Records from a data source ::
════════════════════

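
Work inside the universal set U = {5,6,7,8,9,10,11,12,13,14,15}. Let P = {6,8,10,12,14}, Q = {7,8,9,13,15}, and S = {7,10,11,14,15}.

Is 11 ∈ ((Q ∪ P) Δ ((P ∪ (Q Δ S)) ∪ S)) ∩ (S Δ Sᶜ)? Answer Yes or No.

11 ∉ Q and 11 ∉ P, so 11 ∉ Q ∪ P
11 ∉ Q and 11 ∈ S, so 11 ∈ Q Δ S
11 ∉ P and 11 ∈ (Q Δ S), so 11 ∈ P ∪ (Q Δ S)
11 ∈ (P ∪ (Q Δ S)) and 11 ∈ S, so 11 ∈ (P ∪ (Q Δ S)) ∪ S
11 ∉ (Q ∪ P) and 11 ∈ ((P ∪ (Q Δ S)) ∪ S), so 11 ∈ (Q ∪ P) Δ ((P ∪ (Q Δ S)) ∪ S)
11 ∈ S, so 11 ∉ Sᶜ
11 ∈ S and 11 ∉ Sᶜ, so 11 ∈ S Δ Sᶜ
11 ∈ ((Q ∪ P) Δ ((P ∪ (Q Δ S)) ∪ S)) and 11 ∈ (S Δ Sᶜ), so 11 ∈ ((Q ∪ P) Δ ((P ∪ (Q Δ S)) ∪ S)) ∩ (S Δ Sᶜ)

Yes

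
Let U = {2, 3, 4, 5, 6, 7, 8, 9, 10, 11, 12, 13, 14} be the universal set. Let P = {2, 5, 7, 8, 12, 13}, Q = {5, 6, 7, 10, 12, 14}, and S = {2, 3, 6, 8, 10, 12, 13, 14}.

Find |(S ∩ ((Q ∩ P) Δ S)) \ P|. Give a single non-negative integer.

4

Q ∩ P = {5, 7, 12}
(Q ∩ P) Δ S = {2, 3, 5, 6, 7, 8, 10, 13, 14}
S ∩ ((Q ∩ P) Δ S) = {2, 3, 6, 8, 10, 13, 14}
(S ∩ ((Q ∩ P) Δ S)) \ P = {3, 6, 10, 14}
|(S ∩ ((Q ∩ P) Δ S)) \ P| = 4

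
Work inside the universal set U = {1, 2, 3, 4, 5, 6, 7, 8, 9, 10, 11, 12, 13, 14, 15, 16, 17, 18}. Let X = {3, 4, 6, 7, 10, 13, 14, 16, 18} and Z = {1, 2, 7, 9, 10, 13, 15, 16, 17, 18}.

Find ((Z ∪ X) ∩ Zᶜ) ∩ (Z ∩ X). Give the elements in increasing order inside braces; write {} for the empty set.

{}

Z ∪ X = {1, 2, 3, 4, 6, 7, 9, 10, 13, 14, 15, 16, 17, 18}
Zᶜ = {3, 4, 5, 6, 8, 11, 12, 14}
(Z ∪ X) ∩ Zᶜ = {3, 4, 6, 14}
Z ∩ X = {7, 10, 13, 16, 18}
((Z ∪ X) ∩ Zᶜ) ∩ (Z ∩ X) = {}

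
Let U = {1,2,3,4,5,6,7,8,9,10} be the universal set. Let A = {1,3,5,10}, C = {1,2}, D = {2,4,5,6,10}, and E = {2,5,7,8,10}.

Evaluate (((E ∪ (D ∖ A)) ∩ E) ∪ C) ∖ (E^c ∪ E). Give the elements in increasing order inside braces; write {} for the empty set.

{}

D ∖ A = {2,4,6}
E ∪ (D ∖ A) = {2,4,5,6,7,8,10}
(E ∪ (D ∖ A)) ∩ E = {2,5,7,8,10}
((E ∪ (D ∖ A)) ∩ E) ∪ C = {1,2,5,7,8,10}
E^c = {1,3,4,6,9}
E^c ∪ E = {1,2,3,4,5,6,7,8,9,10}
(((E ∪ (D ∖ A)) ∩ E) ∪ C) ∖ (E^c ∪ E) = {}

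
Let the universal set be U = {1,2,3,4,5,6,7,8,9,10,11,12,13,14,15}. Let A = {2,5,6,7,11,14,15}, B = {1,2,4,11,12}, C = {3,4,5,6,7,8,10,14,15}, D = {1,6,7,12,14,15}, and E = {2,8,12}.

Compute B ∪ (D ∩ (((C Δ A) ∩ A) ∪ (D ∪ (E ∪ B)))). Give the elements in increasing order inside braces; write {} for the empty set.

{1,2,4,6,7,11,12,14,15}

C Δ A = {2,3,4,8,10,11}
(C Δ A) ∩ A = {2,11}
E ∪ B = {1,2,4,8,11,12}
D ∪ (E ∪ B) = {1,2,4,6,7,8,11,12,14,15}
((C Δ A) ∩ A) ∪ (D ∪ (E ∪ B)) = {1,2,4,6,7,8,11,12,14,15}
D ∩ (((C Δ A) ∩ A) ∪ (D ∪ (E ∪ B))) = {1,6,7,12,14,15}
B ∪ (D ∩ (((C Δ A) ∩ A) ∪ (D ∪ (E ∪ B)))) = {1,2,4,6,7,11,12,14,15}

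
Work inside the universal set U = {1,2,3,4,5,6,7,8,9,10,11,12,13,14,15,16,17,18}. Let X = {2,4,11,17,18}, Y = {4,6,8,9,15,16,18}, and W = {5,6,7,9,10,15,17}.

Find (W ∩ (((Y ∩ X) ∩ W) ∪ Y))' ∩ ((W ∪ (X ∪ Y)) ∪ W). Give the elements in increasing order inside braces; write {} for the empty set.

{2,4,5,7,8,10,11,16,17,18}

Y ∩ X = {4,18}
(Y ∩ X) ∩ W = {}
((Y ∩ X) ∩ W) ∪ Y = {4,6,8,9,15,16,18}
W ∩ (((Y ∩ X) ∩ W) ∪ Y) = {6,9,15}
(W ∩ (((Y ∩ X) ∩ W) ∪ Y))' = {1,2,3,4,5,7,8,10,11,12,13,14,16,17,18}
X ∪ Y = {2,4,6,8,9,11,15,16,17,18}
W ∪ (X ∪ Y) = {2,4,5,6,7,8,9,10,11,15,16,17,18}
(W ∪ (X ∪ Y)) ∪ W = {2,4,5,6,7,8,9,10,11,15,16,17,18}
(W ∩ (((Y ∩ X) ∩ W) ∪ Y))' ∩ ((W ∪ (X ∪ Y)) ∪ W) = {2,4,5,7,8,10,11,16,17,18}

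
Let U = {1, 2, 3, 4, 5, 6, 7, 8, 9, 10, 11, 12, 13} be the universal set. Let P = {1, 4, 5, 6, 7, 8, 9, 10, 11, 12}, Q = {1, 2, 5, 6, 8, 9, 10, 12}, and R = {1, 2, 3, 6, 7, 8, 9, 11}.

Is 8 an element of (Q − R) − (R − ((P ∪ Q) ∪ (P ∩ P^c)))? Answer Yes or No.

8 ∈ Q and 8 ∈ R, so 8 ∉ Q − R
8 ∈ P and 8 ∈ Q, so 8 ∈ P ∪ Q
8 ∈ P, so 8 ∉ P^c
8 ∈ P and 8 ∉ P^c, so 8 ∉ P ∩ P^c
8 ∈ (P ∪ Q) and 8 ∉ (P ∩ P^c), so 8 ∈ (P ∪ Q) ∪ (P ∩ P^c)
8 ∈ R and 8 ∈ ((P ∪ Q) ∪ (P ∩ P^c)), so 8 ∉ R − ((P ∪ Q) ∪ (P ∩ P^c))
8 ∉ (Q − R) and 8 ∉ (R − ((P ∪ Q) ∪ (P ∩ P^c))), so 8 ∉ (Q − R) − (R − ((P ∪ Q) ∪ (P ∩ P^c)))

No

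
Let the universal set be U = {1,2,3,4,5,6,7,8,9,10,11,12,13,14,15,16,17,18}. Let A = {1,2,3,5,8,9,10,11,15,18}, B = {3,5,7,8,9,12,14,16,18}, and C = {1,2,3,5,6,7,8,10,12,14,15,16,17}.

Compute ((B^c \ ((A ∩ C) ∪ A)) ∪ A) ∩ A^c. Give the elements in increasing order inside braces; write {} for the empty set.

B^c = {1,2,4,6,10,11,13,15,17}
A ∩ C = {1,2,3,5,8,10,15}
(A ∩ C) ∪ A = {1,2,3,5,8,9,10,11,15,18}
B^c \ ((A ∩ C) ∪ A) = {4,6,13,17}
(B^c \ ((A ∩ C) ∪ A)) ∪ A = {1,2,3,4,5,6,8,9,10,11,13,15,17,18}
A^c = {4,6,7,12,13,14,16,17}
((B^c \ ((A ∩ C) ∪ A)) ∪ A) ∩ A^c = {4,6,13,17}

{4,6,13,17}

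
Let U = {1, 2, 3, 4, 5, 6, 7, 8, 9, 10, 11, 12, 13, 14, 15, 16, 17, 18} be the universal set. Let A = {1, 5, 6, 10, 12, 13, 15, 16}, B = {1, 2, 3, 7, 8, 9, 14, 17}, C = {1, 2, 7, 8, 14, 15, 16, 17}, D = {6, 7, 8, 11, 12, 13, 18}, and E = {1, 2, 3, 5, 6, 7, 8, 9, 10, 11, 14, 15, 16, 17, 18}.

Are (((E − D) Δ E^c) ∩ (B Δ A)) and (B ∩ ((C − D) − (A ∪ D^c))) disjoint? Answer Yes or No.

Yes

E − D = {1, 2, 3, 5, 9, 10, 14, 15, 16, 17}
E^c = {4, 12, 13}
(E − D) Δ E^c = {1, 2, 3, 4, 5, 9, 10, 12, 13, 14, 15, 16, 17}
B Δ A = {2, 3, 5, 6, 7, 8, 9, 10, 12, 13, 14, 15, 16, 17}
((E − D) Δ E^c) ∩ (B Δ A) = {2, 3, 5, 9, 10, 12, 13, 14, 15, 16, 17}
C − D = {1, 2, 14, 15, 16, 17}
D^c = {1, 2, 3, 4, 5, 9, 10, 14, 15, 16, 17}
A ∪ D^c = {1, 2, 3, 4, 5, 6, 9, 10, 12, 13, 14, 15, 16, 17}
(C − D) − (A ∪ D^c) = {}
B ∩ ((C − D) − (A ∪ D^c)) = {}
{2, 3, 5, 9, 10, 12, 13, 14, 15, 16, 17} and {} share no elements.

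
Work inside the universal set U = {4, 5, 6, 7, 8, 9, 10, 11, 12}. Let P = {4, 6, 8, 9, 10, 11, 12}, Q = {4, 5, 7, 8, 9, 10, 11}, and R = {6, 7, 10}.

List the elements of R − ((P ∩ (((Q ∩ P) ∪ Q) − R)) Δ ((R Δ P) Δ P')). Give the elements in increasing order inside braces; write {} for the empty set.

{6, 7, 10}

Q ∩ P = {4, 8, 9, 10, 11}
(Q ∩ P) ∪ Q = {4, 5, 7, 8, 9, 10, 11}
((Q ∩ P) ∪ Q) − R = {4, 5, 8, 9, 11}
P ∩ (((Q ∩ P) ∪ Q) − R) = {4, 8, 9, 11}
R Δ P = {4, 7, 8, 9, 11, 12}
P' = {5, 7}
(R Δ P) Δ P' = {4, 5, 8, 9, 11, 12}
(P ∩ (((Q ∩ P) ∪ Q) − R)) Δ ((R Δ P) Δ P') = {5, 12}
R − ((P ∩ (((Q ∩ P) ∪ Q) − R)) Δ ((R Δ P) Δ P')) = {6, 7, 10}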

════════════════════

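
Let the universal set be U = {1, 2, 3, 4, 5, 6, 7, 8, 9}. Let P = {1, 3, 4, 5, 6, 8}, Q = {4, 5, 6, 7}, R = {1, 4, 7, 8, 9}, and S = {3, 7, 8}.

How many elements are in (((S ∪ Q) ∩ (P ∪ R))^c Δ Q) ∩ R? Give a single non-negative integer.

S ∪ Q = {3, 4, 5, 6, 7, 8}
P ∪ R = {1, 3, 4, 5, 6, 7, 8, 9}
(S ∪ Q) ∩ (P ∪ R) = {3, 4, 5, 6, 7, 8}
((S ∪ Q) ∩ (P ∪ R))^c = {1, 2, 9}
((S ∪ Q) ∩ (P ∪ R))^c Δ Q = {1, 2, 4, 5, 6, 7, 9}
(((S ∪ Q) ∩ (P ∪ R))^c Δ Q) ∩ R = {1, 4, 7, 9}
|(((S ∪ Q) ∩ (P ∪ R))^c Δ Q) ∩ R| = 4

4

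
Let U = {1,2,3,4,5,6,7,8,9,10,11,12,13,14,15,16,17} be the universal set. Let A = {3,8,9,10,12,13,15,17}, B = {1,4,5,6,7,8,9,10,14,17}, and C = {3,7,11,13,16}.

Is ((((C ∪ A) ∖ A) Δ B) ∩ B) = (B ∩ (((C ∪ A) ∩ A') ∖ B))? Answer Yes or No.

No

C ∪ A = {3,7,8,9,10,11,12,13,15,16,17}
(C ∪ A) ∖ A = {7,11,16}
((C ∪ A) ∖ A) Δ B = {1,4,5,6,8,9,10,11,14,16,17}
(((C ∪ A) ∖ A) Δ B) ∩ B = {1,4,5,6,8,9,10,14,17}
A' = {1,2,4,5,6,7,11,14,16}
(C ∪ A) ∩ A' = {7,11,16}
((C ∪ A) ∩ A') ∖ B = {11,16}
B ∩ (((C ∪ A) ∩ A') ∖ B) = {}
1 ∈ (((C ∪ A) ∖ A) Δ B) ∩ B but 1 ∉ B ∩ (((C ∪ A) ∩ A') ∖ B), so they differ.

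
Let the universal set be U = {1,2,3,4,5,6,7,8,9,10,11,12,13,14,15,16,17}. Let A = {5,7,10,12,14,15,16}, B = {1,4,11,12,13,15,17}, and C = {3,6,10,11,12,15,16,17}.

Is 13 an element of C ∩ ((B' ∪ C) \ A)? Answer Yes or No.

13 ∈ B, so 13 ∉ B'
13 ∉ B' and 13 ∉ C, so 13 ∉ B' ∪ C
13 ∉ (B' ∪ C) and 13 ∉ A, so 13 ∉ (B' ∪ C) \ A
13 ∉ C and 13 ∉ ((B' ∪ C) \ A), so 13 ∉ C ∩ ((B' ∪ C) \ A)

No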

════════════════════

PROBLEM TO SOLVE ::
In the data above, how many lines contain the word "Work"? Write the number only.

SOLUTION ::
4